> [WORK ITEM] Write out every record in full, exactly as written, please.

> [EXERCISE DATA]
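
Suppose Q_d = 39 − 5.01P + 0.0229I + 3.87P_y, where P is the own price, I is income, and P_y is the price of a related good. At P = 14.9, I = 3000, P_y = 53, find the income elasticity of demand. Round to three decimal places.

0.288

First evaluate Q_d: 39 − 5.01(14.9) + 0.0229(3000) + 3.87(53) = 39 − 74.649 + 68.7 + 205.11 = 238.161.
∂Q_d/∂I = +0.0229, so E_I = 0.0229·(3000/238.161) ≈ 0.288.
E_I ∈ (0,1): normal good (necessity).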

> [OUTPUT BELOW]
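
Suppose Q_d = 39 − 5.01P + 0.0229I + 3.87P_y, where P is the own price, I is income, and P_y is the price of a related good. At P = 14.9, I = 3000, P_y = 53, find the income elasticity of demand. Round to three decimal places.

0.288

First evaluate Q_d: 39 − 5.01(14.9) + 0.0229(3000) + 3.87(53) = 39 − 74.649 + 68.7 + 205.11 = 238.161.
∂Q_d/∂I = +0.0229, so E_I = 0.0229·(3000/238.161) ≈ 0.288.
E_I ∈ (0,1): normal good (necessity).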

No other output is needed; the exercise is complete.